§ **EXERCISE GOAL**
Start to finish, the listing must be rewritten exactly.

§ **MATERIAL FOR THIS EXERCISE**
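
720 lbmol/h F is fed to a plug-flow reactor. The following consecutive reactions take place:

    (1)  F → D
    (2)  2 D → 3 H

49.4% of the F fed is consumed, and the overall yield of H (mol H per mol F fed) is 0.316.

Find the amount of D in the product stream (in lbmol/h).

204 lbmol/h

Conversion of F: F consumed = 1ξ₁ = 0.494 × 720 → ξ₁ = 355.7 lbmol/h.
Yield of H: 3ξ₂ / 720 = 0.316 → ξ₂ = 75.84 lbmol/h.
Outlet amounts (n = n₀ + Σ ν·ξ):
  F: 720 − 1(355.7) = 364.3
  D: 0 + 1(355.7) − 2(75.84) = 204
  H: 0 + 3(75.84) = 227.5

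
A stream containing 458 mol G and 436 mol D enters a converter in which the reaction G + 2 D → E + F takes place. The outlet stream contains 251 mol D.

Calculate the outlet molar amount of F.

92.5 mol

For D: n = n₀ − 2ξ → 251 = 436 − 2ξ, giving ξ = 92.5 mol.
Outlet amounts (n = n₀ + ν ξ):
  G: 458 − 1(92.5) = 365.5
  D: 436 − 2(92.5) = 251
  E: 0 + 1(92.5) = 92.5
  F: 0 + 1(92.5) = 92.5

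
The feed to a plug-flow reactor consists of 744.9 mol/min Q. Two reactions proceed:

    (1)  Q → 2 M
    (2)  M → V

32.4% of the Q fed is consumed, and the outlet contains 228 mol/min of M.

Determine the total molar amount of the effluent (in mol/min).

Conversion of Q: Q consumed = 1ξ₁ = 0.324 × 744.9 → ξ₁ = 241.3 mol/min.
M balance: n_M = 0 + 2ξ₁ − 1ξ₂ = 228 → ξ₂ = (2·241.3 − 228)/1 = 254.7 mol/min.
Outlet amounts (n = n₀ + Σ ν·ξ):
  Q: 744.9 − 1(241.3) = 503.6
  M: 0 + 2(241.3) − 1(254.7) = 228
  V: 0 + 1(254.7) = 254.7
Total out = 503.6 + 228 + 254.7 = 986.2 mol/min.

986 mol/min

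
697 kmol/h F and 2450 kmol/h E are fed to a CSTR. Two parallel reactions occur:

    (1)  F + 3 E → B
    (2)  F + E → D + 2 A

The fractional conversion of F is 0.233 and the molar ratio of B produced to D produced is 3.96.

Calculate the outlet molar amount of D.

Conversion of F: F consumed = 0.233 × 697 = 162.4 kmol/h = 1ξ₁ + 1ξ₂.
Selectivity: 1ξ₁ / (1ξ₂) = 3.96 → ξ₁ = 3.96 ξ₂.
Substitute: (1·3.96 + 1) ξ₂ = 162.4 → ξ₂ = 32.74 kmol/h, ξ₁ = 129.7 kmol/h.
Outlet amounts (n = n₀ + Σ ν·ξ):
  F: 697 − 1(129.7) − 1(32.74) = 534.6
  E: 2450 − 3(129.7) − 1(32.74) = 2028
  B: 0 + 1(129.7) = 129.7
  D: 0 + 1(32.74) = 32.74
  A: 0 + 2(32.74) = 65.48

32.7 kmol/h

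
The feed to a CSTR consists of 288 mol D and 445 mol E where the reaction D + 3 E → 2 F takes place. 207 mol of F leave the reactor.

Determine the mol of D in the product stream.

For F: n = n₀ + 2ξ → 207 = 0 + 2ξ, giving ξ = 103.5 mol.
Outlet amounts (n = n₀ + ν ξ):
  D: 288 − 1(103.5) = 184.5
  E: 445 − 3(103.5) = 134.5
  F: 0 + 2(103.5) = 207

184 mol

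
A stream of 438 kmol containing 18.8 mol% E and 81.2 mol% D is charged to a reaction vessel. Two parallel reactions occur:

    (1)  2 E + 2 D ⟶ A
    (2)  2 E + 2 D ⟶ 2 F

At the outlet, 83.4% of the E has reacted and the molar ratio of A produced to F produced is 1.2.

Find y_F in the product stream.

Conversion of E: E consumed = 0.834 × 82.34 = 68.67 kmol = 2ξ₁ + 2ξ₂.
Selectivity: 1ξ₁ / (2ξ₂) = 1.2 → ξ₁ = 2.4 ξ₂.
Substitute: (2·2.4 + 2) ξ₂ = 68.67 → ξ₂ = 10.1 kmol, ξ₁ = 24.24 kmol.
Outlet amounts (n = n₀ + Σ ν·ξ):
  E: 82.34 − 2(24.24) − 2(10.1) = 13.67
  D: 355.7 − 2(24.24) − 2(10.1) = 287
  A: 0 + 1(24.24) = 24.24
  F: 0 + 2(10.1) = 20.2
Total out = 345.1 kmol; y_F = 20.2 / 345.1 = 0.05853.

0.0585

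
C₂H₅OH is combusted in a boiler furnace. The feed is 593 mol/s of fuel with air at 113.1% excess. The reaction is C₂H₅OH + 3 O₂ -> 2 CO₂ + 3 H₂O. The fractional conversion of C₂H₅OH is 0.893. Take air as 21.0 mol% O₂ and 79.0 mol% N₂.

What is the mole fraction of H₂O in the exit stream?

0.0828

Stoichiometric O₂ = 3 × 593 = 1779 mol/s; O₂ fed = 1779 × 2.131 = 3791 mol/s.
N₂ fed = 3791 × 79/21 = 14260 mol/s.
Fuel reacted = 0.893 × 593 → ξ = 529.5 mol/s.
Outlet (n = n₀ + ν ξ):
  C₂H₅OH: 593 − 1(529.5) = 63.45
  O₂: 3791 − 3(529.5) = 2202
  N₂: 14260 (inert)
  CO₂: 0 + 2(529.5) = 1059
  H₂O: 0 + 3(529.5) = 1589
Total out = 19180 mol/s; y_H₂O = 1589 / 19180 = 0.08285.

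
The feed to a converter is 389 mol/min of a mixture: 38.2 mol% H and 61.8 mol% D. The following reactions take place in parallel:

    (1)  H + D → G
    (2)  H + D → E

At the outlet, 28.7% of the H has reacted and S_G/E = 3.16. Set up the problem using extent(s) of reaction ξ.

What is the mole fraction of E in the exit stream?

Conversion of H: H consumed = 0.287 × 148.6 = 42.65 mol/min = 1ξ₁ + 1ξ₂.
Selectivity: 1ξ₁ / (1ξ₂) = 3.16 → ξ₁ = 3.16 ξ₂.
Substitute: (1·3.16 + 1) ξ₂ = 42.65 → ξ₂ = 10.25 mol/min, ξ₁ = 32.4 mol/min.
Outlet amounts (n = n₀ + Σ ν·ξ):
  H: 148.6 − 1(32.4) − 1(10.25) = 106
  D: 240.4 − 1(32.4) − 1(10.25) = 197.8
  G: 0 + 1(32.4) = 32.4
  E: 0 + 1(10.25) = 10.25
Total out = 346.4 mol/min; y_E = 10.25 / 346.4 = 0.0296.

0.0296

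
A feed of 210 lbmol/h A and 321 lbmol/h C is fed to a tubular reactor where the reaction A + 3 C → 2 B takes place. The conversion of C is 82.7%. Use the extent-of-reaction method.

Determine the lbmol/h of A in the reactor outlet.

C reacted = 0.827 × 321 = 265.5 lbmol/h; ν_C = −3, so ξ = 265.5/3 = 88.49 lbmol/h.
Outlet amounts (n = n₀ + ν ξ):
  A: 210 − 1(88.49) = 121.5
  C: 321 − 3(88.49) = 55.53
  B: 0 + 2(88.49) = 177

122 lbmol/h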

§ **OUTPUT OF THE EXERCISE**
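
720 lbmol/h F is fed to a plug-flow reactor. The following consecutive reactions take place:

    (1)  F → D
    (2)  2 D → 3 H

49.4% of the F fed is consumed, and the overall yield of H (mol H per mol F fed) is 0.316.

Find the amount of D in the product stream (in lbmol/h).

204 lbmol/h

Conversion of F: F consumed = 1ξ₁ = 0.494 × 720 → ξ₁ = 355.7 lbmol/h.
Yield of H: 3ξ₂ / 720 = 0.316 → ξ₂ = 75.84 lbmol/h.
Outlet amounts (n = n₀ + Σ ν·ξ):
  F: 720 − 1(355.7) = 364.3
  D: 0 + 1(355.7) − 2(75.84) = 204
  H: 0 + 3(75.84) = 227.5

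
A stream containing 458 mol G and 436 mol D enters a converter in which the reaction G + 2 D → E + F takes place. The outlet stream contains 251 mol D.

Calculate the outlet molar amount of F.

92.5 mol

For D: n = n₀ − 2ξ → 251 = 436 − 2ξ, giving ξ = 92.5 mol.
Outlet amounts (n = n₀ + ν ξ):
  G: 458 − 1(92.5) = 365.5
  D: 436 − 2(92.5) = 251
  E: 0 + 1(92.5) = 92.5
  F: 0 + 1(92.5) = 92.5

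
The feed to a plug-flow reactor consists of 744.9 mol/min Q. Two reactions proceed:

    (1)  Q → 2 M
    (2)  M → V

32.4% of the Q fed is consumed, and the outlet contains 228 mol/min of M.

Determine the total molar amount of the effluent (in mol/min).

Conversion of Q: Q consumed = 1ξ₁ = 0.324 × 744.9 → ξ₁ = 241.3 mol/min.
M balance: n_M = 0 + 2ξ₁ − 1ξ₂ = 228 → ξ₂ = (2·241.3 − 228)/1 = 254.7 mol/min.
Outlet amounts (n = n₀ + Σ ν·ξ):
  Q: 744.9 − 1(241.3) = 503.6
  M: 0 + 2(241.3) − 1(254.7) = 228
  V: 0 + 1(254.7) = 254.7
Total out = 503.6 + 228 + 254.7 = 986.2 mol/min.

986 mol/min

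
697 kmol/h F and 2450 kmol/h E are fed to a CSTR. Two parallel reactions occur:

    (1)  F + 3 E → B
    (2)  F + E → D + 2 A

The fractional conversion of F is 0.233 and the molar ratio of B produced to D produced is 3.96.

Calculate the outlet molar amount of D.

Conversion of F: F consumed = 0.233 × 697 = 162.4 kmol/h = 1ξ₁ + 1ξ₂.
Selectivity: 1ξ₁ / (1ξ₂) = 3.96 → ξ₁ = 3.96 ξ₂.
Substitute: (1·3.96 + 1) ξ₂ = 162.4 → ξ₂ = 32.74 kmol/h, ξ₁ = 129.7 kmol/h.
Outlet amounts (n = n₀ + Σ ν·ξ):
  F: 697 − 1(129.7) − 1(32.74) = 534.6
  E: 2450 − 3(129.7) − 1(32.74) = 2028
  B: 0 + 1(129.7) = 129.7
  D: 0 + 1(32.74) = 32.74
  A: 0 + 2(32.74) = 65.48

32.7 kmol/h

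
The feed to a CSTR consists of 288 mol D and 445 mol E where the reaction D + 3 E → 2 F takes place. 207 mol of F leave the reactor.

Determine the mol of D in the product stream.

For F: n = n₀ + 2ξ → 207 = 0 + 2ξ, giving ξ = 103.5 mol.
Outlet amounts (n = n₀ + ν ξ):
  D: 288 − 1(103.5) = 184.5
  E: 445 − 3(103.5) = 134.5
  F: 0 + 2(103.5) = 207

184 mol

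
A stream of 438 kmol containing 18.8 mol% E and 81.2 mol% D is charged to a reaction vessel. Two parallel reactions occur:

    (1)  2 E + 2 D ⟶ A
    (2)  2 E + 2 D ⟶ 2 F

At the outlet, 83.4% of the E has reacted and the molar ratio of A produced to F produced is 1.2.

Find y_F in the product stream.

Conversion of E: E consumed = 0.834 × 82.34 = 68.67 kmol = 2ξ₁ + 2ξ₂.
Selectivity: 1ξ₁ / (2ξ₂) = 1.2 → ξ₁ = 2.4 ξ₂.
Substitute: (2·2.4 + 2) ξ₂ = 68.67 → ξ₂ = 10.1 kmol, ξ₁ = 24.24 kmol.
Outlet amounts (n = n₀ + Σ ν·ξ):
  E: 82.34 − 2(24.24) − 2(10.1) = 13.67
  D: 355.7 − 2(24.24) − 2(10.1) = 287
  A: 0 + 1(24.24) = 24.24
  F: 0 + 2(10.1) = 20.2
Total out = 345.1 kmol; y_F = 20.2 / 345.1 = 0.05853.

0.0585

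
C₂H₅OH is combusted in a boiler furnace. The feed is 593 mol/s of fuel with air at 113.1% excess. The reaction is C₂H₅OH + 3 O₂ -> 2 CO₂ + 3 H₂O. The fractional conversion of C₂H₅OH is 0.893. Take air as 21.0 mol% O₂ and 79.0 mol% N₂.

What is the mole fraction of H₂O in the exit stream?

0.0828

Stoichiometric O₂ = 3 × 593 = 1779 mol/s; O₂ fed = 1779 × 2.131 = 3791 mol/s.
N₂ fed = 3791 × 79/21 = 14260 mol/s.
Fuel reacted = 0.893 × 593 → ξ = 529.5 mol/s.
Outlet (n = n₀ + ν ξ):
  C₂H₅OH: 593 − 1(529.5) = 63.45
  O₂: 3791 − 3(529.5) = 2202
  N₂: 14260 (inert)
  CO₂: 0 + 2(529.5) = 1059
  H₂O: 0 + 3(529.5) = 1589
Total out = 19180 mol/s; y_H₂O = 1589 / 19180 = 0.08285.

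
The feed to a converter is 389 mol/min of a mixture: 38.2 mol% H and 61.8 mol% D. The following reactions take place in parallel:

    (1)  H + D → G
    (2)  H + D → E

At the outlet, 28.7% of the H has reacted and S_G/E = 3.16. Set up the problem using extent(s) of reaction ξ.

What is the mole fraction of E in the exit stream?

Conversion of H: H consumed = 0.287 × 148.6 = 42.65 mol/min = 1ξ₁ + 1ξ₂.
Selectivity: 1ξ₁ / (1ξ₂) = 3.16 → ξ₁ = 3.16 ξ₂.
Substitute: (1·3.16 + 1) ξ₂ = 42.65 → ξ₂ = 10.25 mol/min, ξ₁ = 32.4 mol/min.
Outlet amounts (n = n₀ + Σ ν·ξ):
  H: 148.6 − 1(32.4) − 1(10.25) = 106
  D: 240.4 − 1(32.4) − 1(10.25) = 197.8
  G: 0 + 1(32.4) = 32.4
  E: 0 + 1(10.25) = 10.25
Total out = 346.4 mol/min; y_E = 10.25 / 346.4 = 0.0296.

0.0296

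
A feed of 210 lbmol/h A and 321 lbmol/h C is fed to a tubular reactor where the reaction A + 3 C → 2 B takes place. The conversion of C is 82.7%. Use the extent-of-reaction method.

Determine the lbmol/h of A in the reactor outlet.

C reacted = 0.827 × 321 = 265.5 lbmol/h; ν_C = −3, so ξ = 265.5/3 = 88.49 lbmol/h.
Outlet amounts (n = n₀ + ν ξ):
  A: 210 − 1(88.49) = 121.5
  C: 321 − 3(88.49) = 55.53
  B: 0 + 2(88.49) = 177

122 lbmol/h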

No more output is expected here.